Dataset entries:
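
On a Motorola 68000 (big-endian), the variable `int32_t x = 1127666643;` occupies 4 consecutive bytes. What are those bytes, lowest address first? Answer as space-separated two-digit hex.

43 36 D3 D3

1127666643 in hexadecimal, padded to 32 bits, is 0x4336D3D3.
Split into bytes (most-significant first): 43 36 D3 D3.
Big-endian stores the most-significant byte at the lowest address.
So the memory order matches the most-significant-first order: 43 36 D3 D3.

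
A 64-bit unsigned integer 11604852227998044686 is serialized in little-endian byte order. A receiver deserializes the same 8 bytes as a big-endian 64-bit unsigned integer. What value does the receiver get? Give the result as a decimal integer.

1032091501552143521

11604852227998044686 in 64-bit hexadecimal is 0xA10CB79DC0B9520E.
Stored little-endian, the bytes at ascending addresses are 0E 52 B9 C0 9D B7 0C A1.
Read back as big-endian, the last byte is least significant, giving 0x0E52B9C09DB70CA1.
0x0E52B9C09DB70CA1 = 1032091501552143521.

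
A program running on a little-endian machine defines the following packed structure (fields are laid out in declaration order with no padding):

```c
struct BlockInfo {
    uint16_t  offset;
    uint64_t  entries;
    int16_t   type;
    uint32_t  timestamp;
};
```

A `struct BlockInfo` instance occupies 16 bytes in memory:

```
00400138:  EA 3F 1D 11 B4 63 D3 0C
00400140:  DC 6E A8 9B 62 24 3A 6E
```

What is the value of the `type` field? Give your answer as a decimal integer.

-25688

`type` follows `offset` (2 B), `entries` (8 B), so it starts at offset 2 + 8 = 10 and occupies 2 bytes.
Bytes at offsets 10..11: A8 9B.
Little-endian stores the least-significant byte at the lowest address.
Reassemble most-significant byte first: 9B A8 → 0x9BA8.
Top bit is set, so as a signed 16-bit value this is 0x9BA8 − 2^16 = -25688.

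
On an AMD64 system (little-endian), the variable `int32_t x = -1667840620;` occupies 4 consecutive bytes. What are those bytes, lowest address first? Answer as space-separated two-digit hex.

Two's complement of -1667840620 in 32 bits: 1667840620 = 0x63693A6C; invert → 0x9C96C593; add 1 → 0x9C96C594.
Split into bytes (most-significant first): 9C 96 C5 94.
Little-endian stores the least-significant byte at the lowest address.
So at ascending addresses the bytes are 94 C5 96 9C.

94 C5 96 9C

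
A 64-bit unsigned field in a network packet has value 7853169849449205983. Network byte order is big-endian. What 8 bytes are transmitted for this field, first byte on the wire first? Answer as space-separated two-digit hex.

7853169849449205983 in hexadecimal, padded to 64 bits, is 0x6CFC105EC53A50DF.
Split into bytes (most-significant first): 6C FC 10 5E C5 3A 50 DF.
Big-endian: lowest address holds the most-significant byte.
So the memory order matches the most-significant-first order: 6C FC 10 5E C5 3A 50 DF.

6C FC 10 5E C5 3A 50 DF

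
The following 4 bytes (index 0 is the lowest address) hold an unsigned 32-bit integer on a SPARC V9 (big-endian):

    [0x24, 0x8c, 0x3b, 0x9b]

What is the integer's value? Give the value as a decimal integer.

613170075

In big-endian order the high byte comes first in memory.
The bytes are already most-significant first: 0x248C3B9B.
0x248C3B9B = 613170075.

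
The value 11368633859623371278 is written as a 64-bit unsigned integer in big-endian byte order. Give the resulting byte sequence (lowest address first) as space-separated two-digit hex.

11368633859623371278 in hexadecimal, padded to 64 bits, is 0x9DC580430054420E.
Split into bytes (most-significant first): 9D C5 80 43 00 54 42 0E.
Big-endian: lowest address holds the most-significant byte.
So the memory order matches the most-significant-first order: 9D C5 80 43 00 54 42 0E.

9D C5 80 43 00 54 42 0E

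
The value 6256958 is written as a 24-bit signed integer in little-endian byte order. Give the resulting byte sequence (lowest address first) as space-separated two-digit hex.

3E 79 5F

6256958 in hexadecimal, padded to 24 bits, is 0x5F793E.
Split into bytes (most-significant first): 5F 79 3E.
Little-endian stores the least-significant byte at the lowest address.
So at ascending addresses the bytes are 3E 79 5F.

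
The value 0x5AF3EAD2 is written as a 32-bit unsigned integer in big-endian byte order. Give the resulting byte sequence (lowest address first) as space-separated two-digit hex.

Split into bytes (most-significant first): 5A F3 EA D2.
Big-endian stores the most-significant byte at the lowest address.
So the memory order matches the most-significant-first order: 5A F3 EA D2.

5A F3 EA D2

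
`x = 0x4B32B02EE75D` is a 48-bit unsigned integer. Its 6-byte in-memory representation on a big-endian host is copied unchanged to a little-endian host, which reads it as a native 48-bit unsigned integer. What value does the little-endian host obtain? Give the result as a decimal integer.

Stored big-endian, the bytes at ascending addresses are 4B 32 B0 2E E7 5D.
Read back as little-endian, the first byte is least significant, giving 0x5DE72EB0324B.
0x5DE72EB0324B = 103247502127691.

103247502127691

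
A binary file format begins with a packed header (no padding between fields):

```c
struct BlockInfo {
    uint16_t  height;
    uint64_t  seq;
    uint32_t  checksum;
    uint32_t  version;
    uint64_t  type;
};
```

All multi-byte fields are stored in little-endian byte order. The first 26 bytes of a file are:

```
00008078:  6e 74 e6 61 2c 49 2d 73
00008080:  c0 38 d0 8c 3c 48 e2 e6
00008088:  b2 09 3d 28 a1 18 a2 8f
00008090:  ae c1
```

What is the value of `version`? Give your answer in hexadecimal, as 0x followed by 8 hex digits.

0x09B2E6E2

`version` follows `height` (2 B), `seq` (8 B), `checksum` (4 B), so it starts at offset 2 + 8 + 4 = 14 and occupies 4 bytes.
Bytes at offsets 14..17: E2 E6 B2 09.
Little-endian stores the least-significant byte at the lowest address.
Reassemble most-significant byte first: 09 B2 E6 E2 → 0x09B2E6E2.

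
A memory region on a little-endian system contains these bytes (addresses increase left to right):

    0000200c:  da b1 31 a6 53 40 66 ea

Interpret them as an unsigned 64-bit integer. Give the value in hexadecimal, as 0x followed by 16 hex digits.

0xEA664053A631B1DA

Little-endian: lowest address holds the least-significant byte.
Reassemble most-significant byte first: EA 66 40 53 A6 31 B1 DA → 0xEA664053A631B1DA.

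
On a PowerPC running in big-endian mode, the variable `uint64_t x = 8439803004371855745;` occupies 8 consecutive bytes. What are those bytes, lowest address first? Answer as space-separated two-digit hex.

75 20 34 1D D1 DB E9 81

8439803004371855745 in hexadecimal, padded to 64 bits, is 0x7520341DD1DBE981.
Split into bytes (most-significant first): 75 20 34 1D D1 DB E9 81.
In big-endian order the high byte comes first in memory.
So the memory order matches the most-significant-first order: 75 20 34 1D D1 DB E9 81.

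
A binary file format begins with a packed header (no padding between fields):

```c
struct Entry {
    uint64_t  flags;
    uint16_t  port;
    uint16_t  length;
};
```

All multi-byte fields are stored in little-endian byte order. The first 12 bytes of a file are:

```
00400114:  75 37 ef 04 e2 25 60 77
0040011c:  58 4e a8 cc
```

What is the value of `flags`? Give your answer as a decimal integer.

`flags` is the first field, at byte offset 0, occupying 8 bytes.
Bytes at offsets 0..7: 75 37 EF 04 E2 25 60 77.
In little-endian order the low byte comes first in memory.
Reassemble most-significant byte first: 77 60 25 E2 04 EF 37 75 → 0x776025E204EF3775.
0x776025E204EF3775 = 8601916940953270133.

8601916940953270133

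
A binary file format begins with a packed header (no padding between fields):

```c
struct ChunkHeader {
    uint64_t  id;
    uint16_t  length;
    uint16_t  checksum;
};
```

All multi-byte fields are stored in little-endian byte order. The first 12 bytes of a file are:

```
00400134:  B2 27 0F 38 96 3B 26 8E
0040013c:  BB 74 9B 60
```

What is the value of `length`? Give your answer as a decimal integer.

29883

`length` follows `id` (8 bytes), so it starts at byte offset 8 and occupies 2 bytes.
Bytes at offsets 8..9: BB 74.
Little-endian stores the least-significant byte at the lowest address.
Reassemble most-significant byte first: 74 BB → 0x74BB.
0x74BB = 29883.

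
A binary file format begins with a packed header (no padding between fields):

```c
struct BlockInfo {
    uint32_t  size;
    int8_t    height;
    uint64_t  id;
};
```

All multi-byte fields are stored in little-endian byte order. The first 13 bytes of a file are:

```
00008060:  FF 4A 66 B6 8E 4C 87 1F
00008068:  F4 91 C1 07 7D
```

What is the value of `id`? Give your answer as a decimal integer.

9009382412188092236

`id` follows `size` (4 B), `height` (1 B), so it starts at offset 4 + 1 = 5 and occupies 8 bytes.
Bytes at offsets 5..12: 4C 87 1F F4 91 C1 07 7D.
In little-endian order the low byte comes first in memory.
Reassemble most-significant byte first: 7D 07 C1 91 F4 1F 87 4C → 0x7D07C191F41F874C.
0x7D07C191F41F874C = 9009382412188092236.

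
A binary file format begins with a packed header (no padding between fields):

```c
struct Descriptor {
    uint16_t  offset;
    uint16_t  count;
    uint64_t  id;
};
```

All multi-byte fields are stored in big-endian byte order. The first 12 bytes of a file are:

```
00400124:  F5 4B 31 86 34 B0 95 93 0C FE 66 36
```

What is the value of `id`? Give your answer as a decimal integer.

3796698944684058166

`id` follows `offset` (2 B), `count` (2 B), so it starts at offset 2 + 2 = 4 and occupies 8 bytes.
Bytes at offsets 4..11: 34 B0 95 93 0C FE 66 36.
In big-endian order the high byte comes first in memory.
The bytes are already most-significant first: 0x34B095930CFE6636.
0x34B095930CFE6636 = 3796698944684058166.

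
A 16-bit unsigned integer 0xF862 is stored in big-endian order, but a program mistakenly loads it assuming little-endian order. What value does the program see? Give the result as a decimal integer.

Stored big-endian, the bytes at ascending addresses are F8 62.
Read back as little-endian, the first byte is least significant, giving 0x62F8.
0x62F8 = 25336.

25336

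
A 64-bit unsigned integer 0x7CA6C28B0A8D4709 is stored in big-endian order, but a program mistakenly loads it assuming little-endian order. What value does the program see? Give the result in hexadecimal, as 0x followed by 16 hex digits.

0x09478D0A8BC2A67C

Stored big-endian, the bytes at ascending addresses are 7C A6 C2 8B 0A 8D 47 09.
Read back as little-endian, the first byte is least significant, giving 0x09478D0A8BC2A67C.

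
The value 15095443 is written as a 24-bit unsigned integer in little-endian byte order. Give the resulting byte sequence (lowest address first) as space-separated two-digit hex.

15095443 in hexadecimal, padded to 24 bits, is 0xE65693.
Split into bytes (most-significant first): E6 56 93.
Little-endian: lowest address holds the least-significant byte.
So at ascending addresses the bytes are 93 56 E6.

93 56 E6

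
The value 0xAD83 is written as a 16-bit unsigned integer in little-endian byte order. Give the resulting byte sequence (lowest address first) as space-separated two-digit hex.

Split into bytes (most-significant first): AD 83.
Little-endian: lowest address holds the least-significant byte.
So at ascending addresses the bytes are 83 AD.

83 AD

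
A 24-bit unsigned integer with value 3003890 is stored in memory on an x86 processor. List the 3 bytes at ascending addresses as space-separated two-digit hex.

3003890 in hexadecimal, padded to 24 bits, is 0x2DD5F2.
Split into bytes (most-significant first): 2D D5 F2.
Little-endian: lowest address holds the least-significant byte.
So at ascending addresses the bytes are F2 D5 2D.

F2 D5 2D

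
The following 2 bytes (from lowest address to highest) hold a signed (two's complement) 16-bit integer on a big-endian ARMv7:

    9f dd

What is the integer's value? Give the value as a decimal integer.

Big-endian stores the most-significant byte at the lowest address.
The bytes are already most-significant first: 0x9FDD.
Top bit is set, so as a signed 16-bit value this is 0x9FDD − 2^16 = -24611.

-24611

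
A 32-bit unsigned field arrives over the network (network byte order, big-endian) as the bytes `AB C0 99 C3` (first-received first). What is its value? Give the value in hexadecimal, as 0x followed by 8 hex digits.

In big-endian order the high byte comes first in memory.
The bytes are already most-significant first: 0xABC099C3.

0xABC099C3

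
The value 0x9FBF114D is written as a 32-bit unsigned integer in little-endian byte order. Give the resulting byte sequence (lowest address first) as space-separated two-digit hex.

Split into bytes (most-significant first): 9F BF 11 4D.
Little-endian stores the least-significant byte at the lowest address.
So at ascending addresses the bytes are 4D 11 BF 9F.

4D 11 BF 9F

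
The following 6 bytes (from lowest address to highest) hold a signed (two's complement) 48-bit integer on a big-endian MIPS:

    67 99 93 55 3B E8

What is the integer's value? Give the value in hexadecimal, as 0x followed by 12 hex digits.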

Aim of the exercise »
A copy of each line in the data above that holds the string "from" is needed.

The completed task »
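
The following 2 bytes (from lowest address to highest) hold a signed (two's complement) 16-bit integer on a big-endian ARMv7:
The following 6 bytes (from lowest address to highest) hold a signed (two's complement) 48-bit integer on a big-endian MIPS: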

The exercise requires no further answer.